* [AIM OF THE EXERCISE]: Reproduce nothing but the closing run of lines: the line with "A field linguist observes that in Taridu, syllables" and each line that follows it to the end of the data.

* [DATASET EXTRACT]:
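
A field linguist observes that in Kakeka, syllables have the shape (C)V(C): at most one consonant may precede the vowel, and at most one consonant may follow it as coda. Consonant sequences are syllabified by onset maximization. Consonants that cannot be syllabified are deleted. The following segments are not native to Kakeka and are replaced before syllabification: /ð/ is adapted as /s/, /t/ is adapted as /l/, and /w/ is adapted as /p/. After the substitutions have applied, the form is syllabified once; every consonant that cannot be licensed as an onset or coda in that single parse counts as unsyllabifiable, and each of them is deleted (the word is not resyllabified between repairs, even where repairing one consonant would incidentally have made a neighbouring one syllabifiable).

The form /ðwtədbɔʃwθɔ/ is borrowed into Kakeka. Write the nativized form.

lədbɔʃθɔ

Substitution: /ð/ → /s/, /w/ → /p/, /t/ → /l/, giving /splədbɔʃpθɔ/.
The consonants /s/, /p/, /p/ cannot be parsed into a legal (C)V(C) syllable (at most one coda consonant is licensed; onsets are limited to one consonant).
Deletion applies to /s/, /p/, /p/.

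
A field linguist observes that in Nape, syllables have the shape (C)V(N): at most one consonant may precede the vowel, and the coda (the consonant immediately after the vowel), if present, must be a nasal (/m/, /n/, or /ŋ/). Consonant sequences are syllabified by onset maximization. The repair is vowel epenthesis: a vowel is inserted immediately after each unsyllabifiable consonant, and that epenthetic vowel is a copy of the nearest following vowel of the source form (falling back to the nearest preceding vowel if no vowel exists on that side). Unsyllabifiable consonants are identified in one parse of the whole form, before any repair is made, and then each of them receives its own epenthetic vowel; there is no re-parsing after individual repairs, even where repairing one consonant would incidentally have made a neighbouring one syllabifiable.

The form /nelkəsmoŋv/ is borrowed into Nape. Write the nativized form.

Syllabifying with onset maximization leaves /l/, /s/, /v/ stranded (only a nasal (/m/, /n/, or /ŋ/) is licensed in coda position; onsets are limited to one consonant).
Each unlicensed consonant becomes the onset of a new syllable: /l/ → /lə/, /s/ → /so/, /v/ → /vo/.

neləkəsomoŋvo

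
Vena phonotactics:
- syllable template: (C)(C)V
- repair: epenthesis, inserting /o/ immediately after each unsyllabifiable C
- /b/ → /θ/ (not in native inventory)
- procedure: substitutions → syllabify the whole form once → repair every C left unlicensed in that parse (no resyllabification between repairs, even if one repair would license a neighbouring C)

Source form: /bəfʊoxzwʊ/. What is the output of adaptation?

Substitution: /b/ → /θ/, giving /θəfʊoxzwʊ/.
Under (C)(C)V, the unsyllabifiable consonants are /x/ (no codas are permitted; onsets may contain at most 2 consonants).
Epenthesis after each stranded consonant: /x/ → /xo/.

θəfʊoxozwʊ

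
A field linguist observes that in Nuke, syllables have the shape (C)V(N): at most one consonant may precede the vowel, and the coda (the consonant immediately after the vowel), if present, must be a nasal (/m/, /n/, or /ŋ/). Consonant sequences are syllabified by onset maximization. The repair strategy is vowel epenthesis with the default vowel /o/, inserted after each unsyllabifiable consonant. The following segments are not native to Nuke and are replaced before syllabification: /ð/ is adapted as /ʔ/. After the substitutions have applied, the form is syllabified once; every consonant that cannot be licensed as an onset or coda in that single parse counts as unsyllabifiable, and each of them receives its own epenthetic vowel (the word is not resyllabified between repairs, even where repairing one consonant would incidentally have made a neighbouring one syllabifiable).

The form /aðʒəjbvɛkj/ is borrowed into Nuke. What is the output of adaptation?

aʔoʒəjobovɛkojo

Substitution: /ð/ → /ʔ/, giving /aʔʒəjbvɛkj/.
The consonants /ʔ/, /j/, /b/, /k/, /j/ cannot be parsed into a legal (C)V(N) syllable (only a nasal (/m/, /n/, or /ŋ/) is licensed in coda position; onsets are limited to one consonant).
Epenthesis after each stranded consonant: /ʔ/ → /ʔo/, /j/ → /jo/, /b/ → /bo/, /k/ → /ko/, /j/ → /jo/.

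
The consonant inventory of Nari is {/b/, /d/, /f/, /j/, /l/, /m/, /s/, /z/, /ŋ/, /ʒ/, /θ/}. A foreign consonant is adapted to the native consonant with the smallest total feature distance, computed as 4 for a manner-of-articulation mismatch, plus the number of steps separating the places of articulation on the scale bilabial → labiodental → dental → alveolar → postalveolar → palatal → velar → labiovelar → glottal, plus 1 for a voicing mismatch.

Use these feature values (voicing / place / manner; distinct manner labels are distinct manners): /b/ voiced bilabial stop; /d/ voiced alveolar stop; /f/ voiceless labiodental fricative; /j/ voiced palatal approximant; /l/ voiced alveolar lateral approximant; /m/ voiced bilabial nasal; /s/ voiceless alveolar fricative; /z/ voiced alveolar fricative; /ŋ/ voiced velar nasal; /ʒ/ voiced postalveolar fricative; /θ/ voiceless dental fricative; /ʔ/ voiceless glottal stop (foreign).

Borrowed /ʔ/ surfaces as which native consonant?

d

/d/ is closest: same manner (stop), place distance 5 (glottal→alveolar), voicing differs (+1); total 6. Next closest is /ŋ/ at distance 7.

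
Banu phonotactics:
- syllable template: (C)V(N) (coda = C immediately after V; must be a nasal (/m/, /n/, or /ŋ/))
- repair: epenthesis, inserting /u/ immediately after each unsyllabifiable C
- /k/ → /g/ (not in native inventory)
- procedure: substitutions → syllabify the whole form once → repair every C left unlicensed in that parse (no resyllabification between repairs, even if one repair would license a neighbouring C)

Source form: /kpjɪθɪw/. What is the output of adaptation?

gupujɪθɪwu

Substitution: /k/ → /g/, giving /gpjɪθɪw/.
Under (C)V(N), the unsyllabifiable consonants are /g/, /p/, /w/ (only a nasal (/m/, /n/, or /ŋ/) is licensed in coda position; onsets are limited to one consonant).
Epenthesis after each stranded consonant: /g/ → /gu/, /p/ → /pu/, /w/ → /wu/.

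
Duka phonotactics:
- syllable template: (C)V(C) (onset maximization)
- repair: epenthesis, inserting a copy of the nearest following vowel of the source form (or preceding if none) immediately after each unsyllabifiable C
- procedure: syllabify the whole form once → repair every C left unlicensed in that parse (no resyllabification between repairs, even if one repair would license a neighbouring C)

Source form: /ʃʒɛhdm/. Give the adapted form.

ʃɛʒɛhdɛmɛ

Under (C)V(C), the unsyllabifiable consonants are /ʃ/, /d/, /m/ (at most one coda consonant is licensed; onsets are limited to one consonant).
Inserting the epenthetic vowel yields /ʃ/ → /ʃɛ/, /d/ → /dɛ/, /m/ → /mɛ/.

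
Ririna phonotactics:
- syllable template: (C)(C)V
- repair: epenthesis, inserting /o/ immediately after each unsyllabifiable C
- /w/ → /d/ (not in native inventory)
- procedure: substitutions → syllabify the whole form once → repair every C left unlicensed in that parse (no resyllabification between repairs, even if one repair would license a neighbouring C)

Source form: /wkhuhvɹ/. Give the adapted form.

dokhuhovoɹo

Substitution: /w/ → /d/, giving /dkhuhvɹ/.
The consonants /d/, /h/, /v/, /ɹ/ cannot be parsed into a legal (C)(C)V syllable (no codas are permitted; onsets may contain at most 2 consonants).
Each unlicensed consonant becomes the onset of a new syllable: /d/ → /do/, /h/ → /ho/, /v/ → /vo/, /ɹ/ → /ɹo/.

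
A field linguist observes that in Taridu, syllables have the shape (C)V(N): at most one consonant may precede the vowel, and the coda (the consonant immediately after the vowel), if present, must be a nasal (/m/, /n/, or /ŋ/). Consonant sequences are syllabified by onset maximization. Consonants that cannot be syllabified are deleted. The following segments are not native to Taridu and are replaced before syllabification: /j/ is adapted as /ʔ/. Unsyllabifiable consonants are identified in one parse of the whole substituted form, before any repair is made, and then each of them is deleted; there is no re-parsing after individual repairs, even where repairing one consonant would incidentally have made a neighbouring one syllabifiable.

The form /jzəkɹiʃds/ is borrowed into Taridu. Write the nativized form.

zəɹi

Substitution: /j/ → /ʔ/, giving /ʔzəkɹiʃds/.
The consonants /ʔ/, /k/, /ʃ/, /d/, /s/ cannot be parsed into a legal (C)V(N) syllable (only a nasal (/m/, /n/, or /ŋ/) is licensed in coda position; onsets are limited to one consonant).
Deletion applies to /ʔ/, /k/, /ʃ/, /d/, /s/.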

* [TASK SOLUTION]:
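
A field linguist observes that in Taridu, syllables have the shape (C)V(N): at most one consonant may precede the vowel, and the coda (the consonant immediately after the vowel), if present, must be a nasal (/m/, /n/, or /ŋ/). Consonant sequences are syllabified by onset maximization. Consonants that cannot be syllabified are deleted. The following segments are not native to Taridu and are replaced before syllabification: /j/ is adapted as /ʔ/. Unsyllabifiable consonants are identified in one parse of the whole substituted form, before any repair is made, and then each of them is deleted; there is no re-parsing after individual repairs, even where repairing one consonant would incidentally have made a neighbouring one syllabifiable.

The form /jzəkɹiʃds/ is borrowed into Taridu. Write the nativized form.

zəɹi

Substitution: /j/ → /ʔ/, giving /ʔzəkɹiʃds/.
The consonants /ʔ/, /k/, /ʃ/, /d/, /s/ cannot be parsed into a legal (C)V(N) syllable (only a nasal (/m/, /n/, or /ŋ/) is licensed in coda position; onsets are limited to one consonant).
Deletion applies to /ʔ/, /k/, /ʃ/, /d/, /s/.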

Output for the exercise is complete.